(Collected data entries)
Content starts

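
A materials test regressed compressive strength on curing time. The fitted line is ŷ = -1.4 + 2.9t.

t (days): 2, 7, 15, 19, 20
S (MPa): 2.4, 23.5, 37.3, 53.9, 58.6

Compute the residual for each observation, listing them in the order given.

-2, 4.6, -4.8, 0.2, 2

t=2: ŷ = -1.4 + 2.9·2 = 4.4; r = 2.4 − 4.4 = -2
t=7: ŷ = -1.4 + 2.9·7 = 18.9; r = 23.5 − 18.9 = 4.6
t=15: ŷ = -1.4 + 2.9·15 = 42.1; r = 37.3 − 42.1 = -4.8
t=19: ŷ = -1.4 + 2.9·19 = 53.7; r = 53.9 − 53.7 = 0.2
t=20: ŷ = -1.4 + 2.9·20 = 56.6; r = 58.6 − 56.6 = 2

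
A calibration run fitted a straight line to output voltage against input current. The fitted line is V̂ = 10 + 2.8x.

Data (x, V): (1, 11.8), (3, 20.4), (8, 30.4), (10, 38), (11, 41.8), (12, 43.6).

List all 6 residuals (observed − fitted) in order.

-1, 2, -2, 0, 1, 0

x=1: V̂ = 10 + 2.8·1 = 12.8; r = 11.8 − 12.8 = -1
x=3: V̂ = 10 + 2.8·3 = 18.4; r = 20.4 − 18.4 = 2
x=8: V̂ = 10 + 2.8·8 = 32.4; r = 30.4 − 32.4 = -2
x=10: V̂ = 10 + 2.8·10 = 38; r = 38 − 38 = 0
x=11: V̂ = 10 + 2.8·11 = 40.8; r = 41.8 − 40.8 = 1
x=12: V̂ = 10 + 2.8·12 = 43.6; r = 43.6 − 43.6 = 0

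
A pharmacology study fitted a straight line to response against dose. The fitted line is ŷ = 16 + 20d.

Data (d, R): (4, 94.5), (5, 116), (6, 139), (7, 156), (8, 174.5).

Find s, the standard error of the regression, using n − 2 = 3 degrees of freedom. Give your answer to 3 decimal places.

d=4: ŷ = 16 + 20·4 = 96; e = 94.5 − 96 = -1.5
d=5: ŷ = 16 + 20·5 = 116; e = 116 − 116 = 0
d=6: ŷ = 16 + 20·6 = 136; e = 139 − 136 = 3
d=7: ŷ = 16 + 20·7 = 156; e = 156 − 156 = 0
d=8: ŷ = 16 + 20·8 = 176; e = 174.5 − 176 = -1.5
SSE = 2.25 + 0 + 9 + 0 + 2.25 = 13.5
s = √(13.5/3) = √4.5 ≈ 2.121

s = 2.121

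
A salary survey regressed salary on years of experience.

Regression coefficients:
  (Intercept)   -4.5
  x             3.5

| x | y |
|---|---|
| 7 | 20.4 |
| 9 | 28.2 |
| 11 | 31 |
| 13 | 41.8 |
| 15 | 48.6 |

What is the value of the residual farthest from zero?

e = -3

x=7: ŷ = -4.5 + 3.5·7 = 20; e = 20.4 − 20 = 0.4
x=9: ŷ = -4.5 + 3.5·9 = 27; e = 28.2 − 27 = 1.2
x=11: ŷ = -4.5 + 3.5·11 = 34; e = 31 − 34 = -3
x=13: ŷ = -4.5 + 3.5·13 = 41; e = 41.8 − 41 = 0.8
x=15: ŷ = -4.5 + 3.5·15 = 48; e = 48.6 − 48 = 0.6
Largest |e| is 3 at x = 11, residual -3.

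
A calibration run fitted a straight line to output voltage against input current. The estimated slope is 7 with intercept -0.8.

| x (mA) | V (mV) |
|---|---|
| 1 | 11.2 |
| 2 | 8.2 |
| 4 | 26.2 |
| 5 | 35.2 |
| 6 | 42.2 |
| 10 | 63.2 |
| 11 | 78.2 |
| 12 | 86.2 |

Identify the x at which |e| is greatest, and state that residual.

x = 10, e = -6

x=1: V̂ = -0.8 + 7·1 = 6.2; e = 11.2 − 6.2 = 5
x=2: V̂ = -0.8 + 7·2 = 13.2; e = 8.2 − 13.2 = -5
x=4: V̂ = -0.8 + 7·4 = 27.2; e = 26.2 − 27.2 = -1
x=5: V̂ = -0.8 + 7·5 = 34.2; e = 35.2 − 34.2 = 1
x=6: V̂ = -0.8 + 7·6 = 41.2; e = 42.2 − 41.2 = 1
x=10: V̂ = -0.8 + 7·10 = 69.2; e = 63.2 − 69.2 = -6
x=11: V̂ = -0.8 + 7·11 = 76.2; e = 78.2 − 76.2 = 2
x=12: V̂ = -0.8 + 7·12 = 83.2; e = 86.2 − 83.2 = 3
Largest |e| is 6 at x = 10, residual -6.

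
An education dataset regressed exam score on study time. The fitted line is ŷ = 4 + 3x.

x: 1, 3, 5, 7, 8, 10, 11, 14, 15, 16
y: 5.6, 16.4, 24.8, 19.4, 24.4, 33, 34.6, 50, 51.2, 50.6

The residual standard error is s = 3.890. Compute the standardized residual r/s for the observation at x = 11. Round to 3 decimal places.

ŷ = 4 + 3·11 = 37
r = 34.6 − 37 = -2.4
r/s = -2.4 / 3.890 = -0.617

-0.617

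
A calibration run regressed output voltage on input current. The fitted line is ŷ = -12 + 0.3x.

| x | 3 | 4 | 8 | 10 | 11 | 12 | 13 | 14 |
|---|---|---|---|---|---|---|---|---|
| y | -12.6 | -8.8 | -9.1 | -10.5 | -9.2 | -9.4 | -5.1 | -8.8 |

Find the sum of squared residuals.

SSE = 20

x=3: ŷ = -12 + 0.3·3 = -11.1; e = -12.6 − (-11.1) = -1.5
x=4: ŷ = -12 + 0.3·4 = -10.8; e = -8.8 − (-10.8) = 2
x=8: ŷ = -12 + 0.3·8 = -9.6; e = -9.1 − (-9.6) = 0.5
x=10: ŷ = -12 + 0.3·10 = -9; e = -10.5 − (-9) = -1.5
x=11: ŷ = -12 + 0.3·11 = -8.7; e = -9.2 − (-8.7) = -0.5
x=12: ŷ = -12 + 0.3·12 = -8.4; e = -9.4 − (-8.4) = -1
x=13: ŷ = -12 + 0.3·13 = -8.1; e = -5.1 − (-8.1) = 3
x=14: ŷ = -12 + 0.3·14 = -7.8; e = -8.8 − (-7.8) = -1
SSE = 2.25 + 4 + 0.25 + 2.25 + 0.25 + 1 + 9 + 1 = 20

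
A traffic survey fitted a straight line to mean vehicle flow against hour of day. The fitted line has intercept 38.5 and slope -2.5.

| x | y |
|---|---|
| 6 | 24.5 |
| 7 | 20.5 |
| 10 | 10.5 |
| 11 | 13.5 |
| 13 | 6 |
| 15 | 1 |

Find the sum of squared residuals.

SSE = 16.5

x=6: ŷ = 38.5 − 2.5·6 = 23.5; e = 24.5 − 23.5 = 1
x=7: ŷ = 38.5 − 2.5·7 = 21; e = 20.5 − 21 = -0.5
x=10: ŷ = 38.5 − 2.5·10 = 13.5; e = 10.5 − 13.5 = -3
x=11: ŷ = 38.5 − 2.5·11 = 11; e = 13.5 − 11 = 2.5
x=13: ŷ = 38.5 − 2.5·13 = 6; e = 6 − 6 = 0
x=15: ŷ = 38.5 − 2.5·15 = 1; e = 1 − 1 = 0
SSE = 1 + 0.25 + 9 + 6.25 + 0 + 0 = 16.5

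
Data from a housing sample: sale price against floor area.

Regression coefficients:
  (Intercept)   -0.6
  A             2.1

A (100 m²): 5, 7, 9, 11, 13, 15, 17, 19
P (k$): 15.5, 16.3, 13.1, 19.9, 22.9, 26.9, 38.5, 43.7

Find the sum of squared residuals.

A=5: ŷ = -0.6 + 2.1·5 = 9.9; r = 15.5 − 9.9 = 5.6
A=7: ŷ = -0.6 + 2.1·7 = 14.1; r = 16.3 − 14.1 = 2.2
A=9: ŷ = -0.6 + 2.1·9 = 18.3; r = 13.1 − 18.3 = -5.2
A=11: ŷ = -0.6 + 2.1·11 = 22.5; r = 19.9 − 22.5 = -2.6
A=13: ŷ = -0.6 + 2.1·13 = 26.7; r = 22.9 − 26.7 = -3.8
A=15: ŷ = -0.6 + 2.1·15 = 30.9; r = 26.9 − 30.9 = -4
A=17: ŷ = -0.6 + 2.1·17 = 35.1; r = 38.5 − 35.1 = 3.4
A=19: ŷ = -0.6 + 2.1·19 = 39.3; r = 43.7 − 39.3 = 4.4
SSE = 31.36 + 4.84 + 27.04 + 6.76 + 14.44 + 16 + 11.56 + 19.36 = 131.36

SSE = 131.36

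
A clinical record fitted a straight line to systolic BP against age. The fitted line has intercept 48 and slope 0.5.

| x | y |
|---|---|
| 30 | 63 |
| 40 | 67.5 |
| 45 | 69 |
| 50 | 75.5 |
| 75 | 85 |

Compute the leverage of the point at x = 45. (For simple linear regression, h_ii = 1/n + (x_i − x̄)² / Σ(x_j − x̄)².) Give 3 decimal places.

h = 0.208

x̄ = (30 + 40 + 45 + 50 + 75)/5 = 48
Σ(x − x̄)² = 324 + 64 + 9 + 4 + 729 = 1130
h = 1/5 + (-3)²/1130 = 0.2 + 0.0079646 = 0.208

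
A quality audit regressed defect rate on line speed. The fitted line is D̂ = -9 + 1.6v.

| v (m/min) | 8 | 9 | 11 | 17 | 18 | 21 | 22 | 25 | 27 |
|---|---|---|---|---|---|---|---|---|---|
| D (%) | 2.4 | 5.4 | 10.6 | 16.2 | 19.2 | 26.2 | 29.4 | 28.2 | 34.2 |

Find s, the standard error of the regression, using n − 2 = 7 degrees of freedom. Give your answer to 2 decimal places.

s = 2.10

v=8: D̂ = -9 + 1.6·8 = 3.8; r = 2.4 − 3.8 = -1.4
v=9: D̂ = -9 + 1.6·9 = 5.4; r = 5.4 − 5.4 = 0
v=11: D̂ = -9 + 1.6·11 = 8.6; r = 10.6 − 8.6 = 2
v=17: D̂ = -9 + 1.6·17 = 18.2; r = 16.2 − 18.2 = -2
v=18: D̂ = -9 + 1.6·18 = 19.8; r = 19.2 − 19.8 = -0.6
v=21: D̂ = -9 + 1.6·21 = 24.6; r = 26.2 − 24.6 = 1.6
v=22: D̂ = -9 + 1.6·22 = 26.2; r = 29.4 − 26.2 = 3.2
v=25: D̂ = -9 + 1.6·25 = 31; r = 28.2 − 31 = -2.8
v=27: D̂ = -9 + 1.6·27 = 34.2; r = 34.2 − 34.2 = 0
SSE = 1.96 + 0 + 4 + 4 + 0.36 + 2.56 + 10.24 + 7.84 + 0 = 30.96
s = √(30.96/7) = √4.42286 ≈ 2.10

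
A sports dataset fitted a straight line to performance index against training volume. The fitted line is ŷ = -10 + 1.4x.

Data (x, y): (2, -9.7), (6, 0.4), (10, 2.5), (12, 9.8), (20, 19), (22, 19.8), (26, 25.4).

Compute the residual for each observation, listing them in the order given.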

Content ends
Content starts

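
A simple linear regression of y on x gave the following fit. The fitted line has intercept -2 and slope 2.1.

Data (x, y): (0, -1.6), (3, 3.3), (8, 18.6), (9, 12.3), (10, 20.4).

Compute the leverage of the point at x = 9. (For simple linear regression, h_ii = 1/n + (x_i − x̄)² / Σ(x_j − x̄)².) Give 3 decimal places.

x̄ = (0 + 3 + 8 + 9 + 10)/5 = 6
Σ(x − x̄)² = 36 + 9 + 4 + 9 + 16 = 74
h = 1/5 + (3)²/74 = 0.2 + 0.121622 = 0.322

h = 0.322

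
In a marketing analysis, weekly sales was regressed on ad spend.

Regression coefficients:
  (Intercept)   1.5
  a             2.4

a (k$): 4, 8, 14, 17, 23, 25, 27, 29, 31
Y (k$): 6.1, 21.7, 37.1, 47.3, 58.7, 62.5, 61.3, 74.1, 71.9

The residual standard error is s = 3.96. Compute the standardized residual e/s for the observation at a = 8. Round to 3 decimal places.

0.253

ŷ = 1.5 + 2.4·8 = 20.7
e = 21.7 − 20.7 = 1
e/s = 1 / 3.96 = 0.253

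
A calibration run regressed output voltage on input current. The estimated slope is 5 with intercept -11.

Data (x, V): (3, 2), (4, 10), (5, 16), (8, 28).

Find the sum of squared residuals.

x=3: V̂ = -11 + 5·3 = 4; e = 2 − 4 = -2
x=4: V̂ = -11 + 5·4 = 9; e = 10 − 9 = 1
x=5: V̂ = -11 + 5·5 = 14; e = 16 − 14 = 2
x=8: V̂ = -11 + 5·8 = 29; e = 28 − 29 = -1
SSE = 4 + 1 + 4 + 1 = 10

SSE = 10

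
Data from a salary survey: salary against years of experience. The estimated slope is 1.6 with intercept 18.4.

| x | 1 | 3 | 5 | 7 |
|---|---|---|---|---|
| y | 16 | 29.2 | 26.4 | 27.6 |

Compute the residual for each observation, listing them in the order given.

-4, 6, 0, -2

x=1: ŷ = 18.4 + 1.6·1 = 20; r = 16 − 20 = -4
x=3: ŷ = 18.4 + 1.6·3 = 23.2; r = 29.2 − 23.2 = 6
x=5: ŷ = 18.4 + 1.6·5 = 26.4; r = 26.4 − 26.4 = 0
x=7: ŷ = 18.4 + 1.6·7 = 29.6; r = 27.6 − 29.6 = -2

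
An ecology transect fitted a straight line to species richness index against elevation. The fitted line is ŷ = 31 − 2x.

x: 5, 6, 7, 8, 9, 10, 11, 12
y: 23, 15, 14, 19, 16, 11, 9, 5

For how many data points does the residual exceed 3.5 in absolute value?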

Content ends

In the entries above, count every line containing the word "dataset". Write only the total.

- **Answer space**
2